(Task item): Copy out, exactly as given, every line from the line with "On a stop-motion" to the end of the listing, both of those lines included.

◆ ◆ ◆ ◆ ◆ ◆ ◆

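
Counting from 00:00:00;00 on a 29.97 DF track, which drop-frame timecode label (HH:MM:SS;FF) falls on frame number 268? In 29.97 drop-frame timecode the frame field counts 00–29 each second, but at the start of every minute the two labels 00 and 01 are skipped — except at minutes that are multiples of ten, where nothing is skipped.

00:00:08;28

Each 10-minute DF block holds 10 × 60 × 30 − 9 × 2 = 17982 frames. 268 ÷ 17982 → 0 full blocks, remainder 268.
Within the partial block the first minute is 1800 frames and each further minute 1798, so 0 further minute boundaries passed. Total skipped labels = 18 × 0 + 2 × 0 = 0.
Non-drop label index = 268 + 0 = 268; at 30 labels/s that is 00:00:08:28, i.e. DF 00:00:08;28.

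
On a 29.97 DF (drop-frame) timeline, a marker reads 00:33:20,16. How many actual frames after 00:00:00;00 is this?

Complete 10-minute blocks: 3, each 17982 frames → 53946.
Remaining 3 whole minutes in the current block: 1800 + 2 × 1798 = 5396 frames.
Within the current minute: 20 × 30 + 16 − 2 = 614 (labels ;00/;01 skipped at this minute). Total = 53946 + 5396 + 614 = 59956.

59956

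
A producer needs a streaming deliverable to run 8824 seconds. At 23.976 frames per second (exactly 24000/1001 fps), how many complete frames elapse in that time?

211564 frames

Frames = 8824 × 24000/1001 = 211776000/1001 ≈ 211564.4356.
Complete frames: 211564.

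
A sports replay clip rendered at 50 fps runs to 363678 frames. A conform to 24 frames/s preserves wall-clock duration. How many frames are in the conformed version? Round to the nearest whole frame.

Frames at target rate = 363678 × (24) / (50) = 4364136/25 ≈ 174565.440.
Nearest whole frame: 174565.

174565 frames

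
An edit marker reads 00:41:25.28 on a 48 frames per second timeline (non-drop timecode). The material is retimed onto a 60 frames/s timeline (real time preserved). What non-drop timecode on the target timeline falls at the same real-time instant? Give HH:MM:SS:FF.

00:41:25:35

Source frame index: (0×3600 + 41×60 + 25) × 48 + 28 = 119308.
Real time: 119308 / (48) = 29827/12 s.
Target frame: (29827/12) × (60) = 149135.
At 60 labels/s: frame 149135 → 00:41:25:35.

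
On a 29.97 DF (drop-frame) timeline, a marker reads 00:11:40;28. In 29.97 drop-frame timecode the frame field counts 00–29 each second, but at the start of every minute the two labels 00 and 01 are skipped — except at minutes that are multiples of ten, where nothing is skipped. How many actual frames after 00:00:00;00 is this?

Complete 10-minute blocks: 1, each 17982 frames → 17982.
Remaining 1 whole minute in the current block: 1800 + 0 × 1798 = 1800 frames.
Within the current minute: 40 × 30 + 28 − 2 = 1226 (labels ;00/;01 skipped at this minute). Total = 17982 + 1800 + 1226 = 21008.

21008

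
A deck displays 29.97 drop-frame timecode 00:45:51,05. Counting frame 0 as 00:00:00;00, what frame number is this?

82453

Complete 10-minute blocks: 4, each 17982 frames → 71928.
Remaining 5 whole minutes in the current block: 1800 + 4 × 1798 = 8992 frames.
Within the current minute: 51 × 30 + 5 − 2 = 1533 (labels ;00/;01 skipped at this minute). Total = 71928 + 8992 + 1533 = 82453.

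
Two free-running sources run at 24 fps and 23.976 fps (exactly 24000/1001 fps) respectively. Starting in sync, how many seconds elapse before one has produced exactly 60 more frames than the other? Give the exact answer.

The gap grows by |24000/1001 − 24| = 24/1001 frames per second.
Time for a 60-frame gap: 60 ÷ (24/1001) = 2502.5 s.

2502.5 seconds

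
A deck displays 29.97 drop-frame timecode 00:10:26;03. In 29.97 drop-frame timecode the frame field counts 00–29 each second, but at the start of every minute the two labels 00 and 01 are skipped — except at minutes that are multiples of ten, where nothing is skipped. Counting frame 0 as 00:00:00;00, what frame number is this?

18765

Complete 10-minute blocks: 1, each 17982 frames → 17982.
Remaining 0 whole minutes in the current block: 0 frames.
Within the current minute: 26 × 30 + 3 = 783. Total = 17982 + 0 + 783 = 18765.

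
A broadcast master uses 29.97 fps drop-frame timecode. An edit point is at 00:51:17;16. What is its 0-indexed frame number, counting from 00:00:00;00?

92234

Complete 10-minute blocks: 5, each 17982 frames → 89910.
Remaining 1 whole minute in the current block: 1800 + 0 × 1798 = 1800 frames.
Within the current minute: 17 × 30 + 16 − 2 = 524 (labels ;00/;01 skipped at this minute). Total = 89910 + 1800 + 524 = 92234.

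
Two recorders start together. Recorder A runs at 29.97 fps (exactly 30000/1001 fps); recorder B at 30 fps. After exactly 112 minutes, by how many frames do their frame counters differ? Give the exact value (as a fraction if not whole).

112 min = 6720 s.
A emits 30000/1001 × 6720 = 28800000/143 frames; B emits 30 × 6720 = 201600.
Difference = 28800/143 frames (≈ 201.3986); B is ahead of A.

28800/143 frames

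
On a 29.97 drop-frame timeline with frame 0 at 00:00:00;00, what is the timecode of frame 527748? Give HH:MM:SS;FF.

Each 10-minute DF block holds 10 × 60 × 30 − 9 × 2 = 17982 frames. 527748 ÷ 17982 → 29 full blocks, remainder 6270.
Within the partial block the first minute is 1800 frames and each further minute 1798, so 3 further minute boundaries passed. Total skipped labels = 18 × 29 + 2 × 3 = 528.
Non-drop label index = 527748 + 528 = 528276; at 30 labels/s that is 04:53:29:06, i.e. DF 04:53:29;06.

04:53:29;06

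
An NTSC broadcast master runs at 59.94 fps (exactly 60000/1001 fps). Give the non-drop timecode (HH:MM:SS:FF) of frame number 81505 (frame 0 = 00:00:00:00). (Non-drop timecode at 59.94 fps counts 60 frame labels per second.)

00:22:38:25

81505 ÷ 60 = 1358 full seconds, remainder 25 frames.
1358 s = 0 h 22 min 38 s.
Timecode: 00:22:38:25.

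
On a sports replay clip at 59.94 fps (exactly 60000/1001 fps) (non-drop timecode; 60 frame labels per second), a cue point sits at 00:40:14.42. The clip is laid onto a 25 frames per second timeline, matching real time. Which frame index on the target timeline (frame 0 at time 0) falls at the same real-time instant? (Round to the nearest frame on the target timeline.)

frame 60428

Source frame index: (0×3600 + 40×60 + 14) × 60 + 42 = 144882.
Real time: 144882 / (60000/1001) = 24171147/10000 s.
Target frame: (24171147/10000) × (25) = 24171147/400 ≈ 60427.868 → 60428.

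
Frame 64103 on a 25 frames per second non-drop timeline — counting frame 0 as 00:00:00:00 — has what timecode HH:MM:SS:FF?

64103 ÷ 25 = 2564 full seconds, remainder 3 frames.
2564 s = 0 h 42 min 44 s.
Timecode: 00:42:44:03.

00:42:44:03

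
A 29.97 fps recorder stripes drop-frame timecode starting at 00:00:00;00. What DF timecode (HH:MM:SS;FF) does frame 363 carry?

00:00:12;03

Ten DF minutes hold 17982 frames, so frame 363 lies in block 0 (frames 0–17981) with 363 frames into that block.
The block's first minute is 1800 frames and the rest 1798 each; 363 frames reaches minute 0, so 0 × 18 + 0 × 2 = 0 labels have been skipped so far.
Adding those back, label number 363 + 0 = 363 at 30 labels/s is 12 s + 3 f = 0 h 0 min 12 s frame 3, i.e. 00:00:12;03.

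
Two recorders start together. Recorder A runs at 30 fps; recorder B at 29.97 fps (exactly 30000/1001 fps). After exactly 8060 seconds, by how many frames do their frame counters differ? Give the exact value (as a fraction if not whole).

18600/77 frames

A emits 30 × 8060 = 241800 frames; B emits 30000/1001 × 8060 = 18600000/77.
Difference = 18600/77 frames (≈ 241.5584); B is behind A.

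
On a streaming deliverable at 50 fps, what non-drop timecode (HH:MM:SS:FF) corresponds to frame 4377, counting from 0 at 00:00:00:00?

00:01:27:27

4377 ÷ 50 = 87 full seconds, remainder 27 frames.
87 s = 0 h 1 min 27 s.
Timecode: 00:01:27:27.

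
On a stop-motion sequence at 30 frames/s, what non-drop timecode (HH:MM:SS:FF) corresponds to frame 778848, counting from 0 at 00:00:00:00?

778848 ÷ 30 = 25961 full seconds, remainder 18 frames.
25961 s = 7 h 12 min 41 s.
Timecode: 07:12:41:18.

07:12:41:18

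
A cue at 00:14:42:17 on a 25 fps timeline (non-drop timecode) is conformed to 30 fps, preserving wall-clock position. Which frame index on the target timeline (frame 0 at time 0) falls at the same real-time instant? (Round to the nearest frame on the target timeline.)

Source frame index: (0×3600 + 14×60 + 42) × 25 + 17 = 22067.
Real time: 22067 / (25) = 22067/25 s.
Target frame: (22067/25) × (30) = 132402/5 ≈ 26480.400 → 26480.

frame 26480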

◆ ◆ ◆ ◆ ◆ ◆ ◆

(Answer to the exercise):
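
On a stop-motion sequence at 30 frames/s, what non-drop timecode (HH:MM:SS:FF) corresponds to frame 778848, counting from 0 at 00:00:00:00?

778848 ÷ 30 = 25961 full seconds, remainder 18 frames.
25961 s = 7 h 12 min 41 s.
Timecode: 07:12:41:18.

07:12:41:18

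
A cue at 00:14:42:17 on a 25 fps timeline (non-drop timecode) is conformed to 30 fps, preserving wall-clock position. Which frame index on the target timeline (frame 0 at time 0) falls at the same real-time instant? (Round to the nearest frame on the target timeline.)

Source frame index: (0×3600 + 14×60 + 42) × 25 + 17 = 22067.
Real time: 22067 / (25) = 22067/25 s.
Target frame: (22067/25) × (30) = 132402/5 ≈ 26480.400 → 26480.

frame 26480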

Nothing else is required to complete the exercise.